What you will do:
Output each entry exactly; skip nothing.

Material to process:
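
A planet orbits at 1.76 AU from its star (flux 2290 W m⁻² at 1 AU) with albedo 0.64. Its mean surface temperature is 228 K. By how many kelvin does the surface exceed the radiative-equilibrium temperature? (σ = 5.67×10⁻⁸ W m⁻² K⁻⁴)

S = 2290/1.76² = 739.3 W m⁻².
T_eq = [S(1−A)/(4σ)]^(1/4) = [739.3×0.36/(4×5.67×10⁻⁸)]^(1/4) = 185.1 K.
ΔT = T_surf − T_eq = 228 − 185.1.

ΔT ≈ 42.9 K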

Result:
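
A planet orbits at 1.76 AU from its star (flux 2290 W m⁻² at 1 AU) with albedo 0.64. Its mean surface temperature is 228 K. By how many kelvin does the surface exceed the radiative-equilibrium temperature? (σ = 5.67×10⁻⁸ W m⁻² K⁻⁴)

S = 2290/1.76² = 739.3 W m⁻².
T_eq = [S(1−A)/(4σ)]^(1/4) = [739.3×0.36/(4×5.67×10⁻⁸)]^(1/4) = 185.1 K.
ΔT = T_surf − T_eq = 228 − 185.1.

ΔT ≈ 42.9 K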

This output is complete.